- Exercise details: Word by word and line by line, write out all of the records.

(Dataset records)
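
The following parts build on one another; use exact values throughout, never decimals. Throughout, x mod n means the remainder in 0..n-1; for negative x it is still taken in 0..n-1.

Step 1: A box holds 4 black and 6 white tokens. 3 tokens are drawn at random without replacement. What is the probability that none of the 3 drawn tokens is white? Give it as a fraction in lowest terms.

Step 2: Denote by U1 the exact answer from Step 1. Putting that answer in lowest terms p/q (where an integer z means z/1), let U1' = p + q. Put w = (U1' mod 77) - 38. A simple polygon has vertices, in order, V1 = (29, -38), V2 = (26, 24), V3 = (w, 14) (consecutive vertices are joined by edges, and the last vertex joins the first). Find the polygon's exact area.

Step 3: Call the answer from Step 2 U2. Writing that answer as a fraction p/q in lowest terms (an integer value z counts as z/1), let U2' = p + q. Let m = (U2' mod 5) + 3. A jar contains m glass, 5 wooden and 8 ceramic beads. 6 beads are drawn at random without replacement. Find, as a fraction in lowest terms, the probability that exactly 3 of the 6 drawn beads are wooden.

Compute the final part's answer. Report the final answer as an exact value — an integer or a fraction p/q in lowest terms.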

- Response to the task:
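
The following parts build on one another; use exact values throughout, never decimals. Throughout, x mod n means the remainder in 0..n-1; for negative x it is still taken in 0..n-1.

Step 1: A box holds 4 black and 6 white tokens. 3 tokens are drawn at random without replacement. What is the probability that none of the 3 drawn tokens is white? Give it as a fraction in lowest terms.

Step 2: Denote by U1 the exact answer from Step 1. Putting that answer in lowest terms p/q (where an integer z means z/1), let U1' = p + q. Put w = (U1' mod 77) - 38. A simple polygon has vertices, in order, V1 = (29, -38), V2 = (26, 24), V3 = (w, 14) (consecutive vertices are joined by edges, and the last vertex joins the first). Find the polygon's exact area.

Step 3: Call the answer from Step 2 U2. Writing that answer as a fraction p/q in lowest terms (an integer value z counts as z/1), let U2' = p + q. Let m = (U2' mod 5) + 3. A jar contains m glass, 5 wooden and 8 ceramic beads. 6 beads are drawn at random without replacement. Find, as a fraction in lowest terms, the probability that exactly 3 of the 6 drawn beads are wooden.

Compute the final part's answer. Report the final answer as an exact value — an integer or a fraction p/q in lowest terms.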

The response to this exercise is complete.